__WORK TASK__
Word for word, restate all of the data shown below.

*** Opening of EXTRACTED RECORDS ***

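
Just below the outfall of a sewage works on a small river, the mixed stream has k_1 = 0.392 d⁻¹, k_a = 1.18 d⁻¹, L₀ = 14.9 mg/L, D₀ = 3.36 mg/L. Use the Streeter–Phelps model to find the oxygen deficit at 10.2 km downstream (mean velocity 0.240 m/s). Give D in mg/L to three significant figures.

D ≈ 3.84 mg/L

Travel time t = x/v = 10.2 km / (0.240 m/s) = 10200 m / 0.240 m/s = 42500 s = 0.4919 d.
k_1 L₀/(k_a−k_1) = 0.392×14.9/(1.18−0.392) = 5.841/0.7880 = 7.412 mg/L.
e^(−k_1 t) = e^(−0.392×0.4919) = 0.8246; e^(−k_a t) = e^(−1.18×0.4919) = 0.5597.
D = 7.412 × (0.8246 − 0.5597) + 3.36 × 0.5597 = 1.964 + 1.880 = 3.844 mg/L.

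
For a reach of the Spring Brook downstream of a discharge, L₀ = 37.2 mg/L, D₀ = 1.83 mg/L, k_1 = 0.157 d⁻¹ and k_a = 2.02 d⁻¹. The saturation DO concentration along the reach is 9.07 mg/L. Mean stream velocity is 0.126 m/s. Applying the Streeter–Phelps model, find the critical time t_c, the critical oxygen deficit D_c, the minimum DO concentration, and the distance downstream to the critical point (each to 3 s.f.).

t_c = [1/(k_a−k_1)] ln[(k_a/k_1)(1 − D₀(k_a−k_1)/(k_1 L₀))]
= [1/(2.02−0.157)] ln[(2.02/0.157)(1 − 1.83×1.863/(0.157×37.2))]
= (1/1.863) ln[12.87 × 0.4163] = 0.5368 × ln(5.356) = 0.5368 × 1.678 = 0.9008 d.
D_c = (k_1/k_a) L₀ e^(−k_1 t_c) = (0.157/2.02) × 37.2 × e^(−0.157×0.9008) = 0.07772 × 37.2 × 0.8681 = 2.510 mg/L.
Minimum DO = C_s − D_c = 9.07 − 2.510 = 6.560 mg/L.
x_c = v t_c = 0.126 m/s × 0.9008 d × 86400 s/d = 9806 m ≈ 9.81 km.

t_c ≈ 0.901 d; D_c ≈ 2.51 mg/L; min DO ≈ 6.56 mg/L; x_c ≈ 9.81 km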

*** Close of EXTRACTED RECORDS ***

__REPLY__
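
Just below the outfall of a sewage works on a small river, the mixed stream has k_1 = 0.392 d⁻¹, k_a = 1.18 d⁻¹, L₀ = 14.9 mg/L, D₀ = 3.36 mg/L. Use the Streeter–Phelps model to find the oxygen deficit at 10.2 km downstream (mean velocity 0.240 m/s). Give D in mg/L to three significant figures.

D ≈ 3.84 mg/L

Travel time t = x/v = 10.2 km / (0.240 m/s) = 10200 m / 0.240 m/s = 42500 s = 0.4919 d.
k_1 L₀/(k_a−k_1) = 0.392×14.9/(1.18−0.392) = 5.841/0.7880 = 7.412 mg/L.
e^(−k_1 t) = e^(−0.392×0.4919) = 0.8246; e^(−k_a t) = e^(−1.18×0.4919) = 0.5597.
D = 7.412 × (0.8246 − 0.5597) + 3.36 × 0.5597 = 1.964 + 1.880 = 3.844 mg/L.

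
For a reach of the Spring Brook downstream of a discharge, L₀ = 37.2 mg/L, D₀ = 1.83 mg/L, k_1 = 0.157 d⁻¹ and k_a = 2.02 d⁻¹. The saturation DO concentration along the reach is 9.07 mg/L. Mean stream velocity is 0.126 m/s. Applying the Streeter–Phelps model, find the critical time t_c, the critical oxygen deficit D_c, the minimum DO concentration, and the distance downstream to the critical point (each to 3 s.f.).

t_c = [1/(k_a−k_1)] ln[(k_a/k_1)(1 − D₀(k_a−k_1)/(k_1 L₀))]
= [1/(2.02−0.157)] ln[(2.02/0.157)(1 − 1.83×1.863/(0.157×37.2))]
= (1/1.863) ln[12.87 × 0.4163] = 0.5368 × ln(5.356) = 0.5368 × 1.678 = 0.9008 d.
D_c = (k_1/k_a) L₀ e^(−k_1 t_c) = (0.157/2.02) × 37.2 × e^(−0.157×0.9008) = 0.07772 × 37.2 × 0.8681 = 2.510 mg/L.
Minimum DO = C_s − D_c = 9.07 − 2.510 = 6.560 mg/L.
x_c = v t_c = 0.126 m/s × 0.9008 d × 86400 s/d = 9806 m ≈ 9.81 km.

t_c ≈ 0.901 d; D_c ≈ 2.51 mg/L; min DO ≈ 6.56 mg/L; x_c ≈ 9.81 km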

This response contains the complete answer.